*** Opening of The data ***

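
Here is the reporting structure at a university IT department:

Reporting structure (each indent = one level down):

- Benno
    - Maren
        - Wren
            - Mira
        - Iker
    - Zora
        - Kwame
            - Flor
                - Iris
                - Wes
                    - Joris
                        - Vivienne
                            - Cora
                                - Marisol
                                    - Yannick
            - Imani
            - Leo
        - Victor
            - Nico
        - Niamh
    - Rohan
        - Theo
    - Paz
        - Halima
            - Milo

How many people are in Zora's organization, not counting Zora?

14

Zora directly manages Kwame, Victor, Niamh. Under Kwame: Leo, Imani, Flor, Wes, Joris, Vivienne, Cora, Marisol, Yannick, Iris (10). Under Victor: Nico (1). Niamh has no reports. So Zora's organization is 3 direct reports plus everyone under them: 11 + 2 + 1 = 14.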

*** Close of The data ***

Goal of the exercise:
All of the data above should be reproduced exactly.

Output:
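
Here is the reporting structure at a university IT department:

Reporting structure (each indent = one level down):

- Benno
    - Maren
        - Wren
            - Mira
        - Iker
    - Zora
        - Kwame
            - Flor
                - Iris
                - Wes
                    - Joris
                        - Vivienne
                            - Cora
                                - Marisol
                                    - Yannick
            - Imani
            - Leo
        - Victor
            - Nico
        - Niamh
    - Rohan
        - Theo
    - Paz
        - Halima
            - Milo

How many people are in Zora's organization, not counting Zora?

14

Zora directly manages Kwame, Victor, Niamh. Under Kwame: Leo, Imani, Flor, Wes, Joris, Vivienne, Cora, Marisol, Yannick, Iris (10). Under Victor: Nico (1). Niamh has no reports. So Zora's organization is 3 direct reports plus everyone under them: 11 + 2 + 1 = 14.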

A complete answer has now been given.